Transcribe each record exactly. Include every one.

- [DATASET RECORDS]
● ● ●
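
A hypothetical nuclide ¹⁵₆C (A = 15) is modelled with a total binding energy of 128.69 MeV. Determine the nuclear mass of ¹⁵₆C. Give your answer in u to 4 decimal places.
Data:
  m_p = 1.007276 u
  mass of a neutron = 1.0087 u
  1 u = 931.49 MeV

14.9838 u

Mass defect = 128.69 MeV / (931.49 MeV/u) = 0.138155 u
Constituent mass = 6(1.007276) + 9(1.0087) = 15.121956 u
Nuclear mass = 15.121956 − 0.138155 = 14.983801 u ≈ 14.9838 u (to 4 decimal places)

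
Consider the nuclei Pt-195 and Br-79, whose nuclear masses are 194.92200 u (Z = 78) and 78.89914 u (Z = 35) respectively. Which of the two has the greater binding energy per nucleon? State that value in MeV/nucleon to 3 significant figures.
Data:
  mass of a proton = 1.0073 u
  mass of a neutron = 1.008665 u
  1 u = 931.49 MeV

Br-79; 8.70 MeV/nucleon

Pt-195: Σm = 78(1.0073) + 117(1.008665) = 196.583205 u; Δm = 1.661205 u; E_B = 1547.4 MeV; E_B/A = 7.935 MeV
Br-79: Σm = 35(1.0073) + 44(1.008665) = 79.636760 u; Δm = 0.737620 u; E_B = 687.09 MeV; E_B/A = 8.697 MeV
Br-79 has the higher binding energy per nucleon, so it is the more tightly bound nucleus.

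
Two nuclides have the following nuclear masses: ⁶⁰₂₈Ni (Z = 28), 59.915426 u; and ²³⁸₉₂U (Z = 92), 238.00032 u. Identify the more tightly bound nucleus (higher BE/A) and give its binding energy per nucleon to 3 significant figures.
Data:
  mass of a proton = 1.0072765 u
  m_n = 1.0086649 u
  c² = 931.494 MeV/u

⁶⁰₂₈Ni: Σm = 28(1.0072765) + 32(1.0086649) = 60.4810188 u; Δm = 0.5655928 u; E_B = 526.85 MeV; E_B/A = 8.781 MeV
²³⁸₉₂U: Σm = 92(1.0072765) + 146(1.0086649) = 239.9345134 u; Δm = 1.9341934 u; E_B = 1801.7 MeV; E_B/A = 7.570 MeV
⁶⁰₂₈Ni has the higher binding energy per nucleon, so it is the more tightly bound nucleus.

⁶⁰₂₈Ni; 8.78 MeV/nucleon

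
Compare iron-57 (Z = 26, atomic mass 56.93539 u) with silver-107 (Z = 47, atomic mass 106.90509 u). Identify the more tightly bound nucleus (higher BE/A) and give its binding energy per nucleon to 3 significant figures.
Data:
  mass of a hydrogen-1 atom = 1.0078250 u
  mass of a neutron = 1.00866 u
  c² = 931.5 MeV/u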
● ● ●
- [WORKED SOLUTION]
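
A hypothetical nuclide ¹⁵₆C (A = 15) is modelled with a total binding energy of 128.69 MeV. Determine the nuclear mass of ¹⁵₆C. Give your answer in u to 4 decimal places.
Data:
  m_p = 1.007276 u
  mass of a neutron = 1.0087 u
  1 u = 931.49 MeV

14.9838 u

Mass defect = 128.69 MeV / (931.49 MeV/u) = 0.138155 u
Constituent mass = 6(1.007276) + 9(1.0087) = 15.121956 u
Nuclear mass = 15.121956 − 0.138155 = 14.983801 u ≈ 14.9838 u (to 4 decimal places)

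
Consider the nuclei Pt-195 and Br-79, whose nuclear masses are 194.92200 u (Z = 78) and 78.89914 u (Z = 35) respectively. Which of the two has the greater binding energy per nucleon? State that value in MeV/nucleon to 3 significant figures.
Data:
  mass of a proton = 1.0073 u
  mass of a neutron = 1.008665 u
  1 u = 931.49 MeV

Br-79; 8.70 MeV/nucleon

Pt-195: Σm = 78(1.0073) + 117(1.008665) = 196.583205 u; Δm = 1.661205 u; E_B = 1547.4 MeV; E_B/A = 7.935 MeV
Br-79: Σm = 35(1.0073) + 44(1.008665) = 79.636760 u; Δm = 0.737620 u; E_B = 687.09 MeV; E_B/A = 8.697 MeV
Br-79 has the higher binding energy per nucleon, so it is the more tightly bound nucleus.

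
Two nuclides have the following nuclear masses: ⁶⁰₂₈Ni (Z = 28), 59.915426 u; and ²³⁸₉₂U (Z = 92), 238.00032 u. Identify the more tightly bound nucleus (higher BE/A) and give its binding energy per nucleon to 3 significant figures.
Data:
  mass of a proton = 1.0072765 u
  m_n = 1.0086649 u
  c² = 931.494 MeV/u

⁶⁰₂₈Ni: Σm = 28(1.0072765) + 32(1.0086649) = 60.4810188 u; Δm = 0.5655928 u; E_B = 526.85 MeV; E_B/A = 8.781 MeV
²³⁸₉₂U: Σm = 92(1.0072765) + 146(1.0086649) = 239.9345134 u; Δm = 1.9341934 u; E_B = 1801.7 MeV; E_B/A = 7.570 MeV
⁶⁰₂₈Ni has the higher binding energy per nucleon, so it is the more tightly bound nucleus.

⁶⁰₂₈Ni; 8.78 MeV/nucleon

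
Compare iron-57 (Z = 26, atomic mass 56.93539 u) with silver-107 (Z = 47, atomic mass 106.90509 u). Identify the more tightly bound nucleus (higher BE/A) and give its binding energy per nucleon to 3 significant figures.
Data:
  mass of a hydrogen-1 atom = 1.0078250 u
  mass of a neutron = 1.00866 u
  c² = 931.5 MeV/u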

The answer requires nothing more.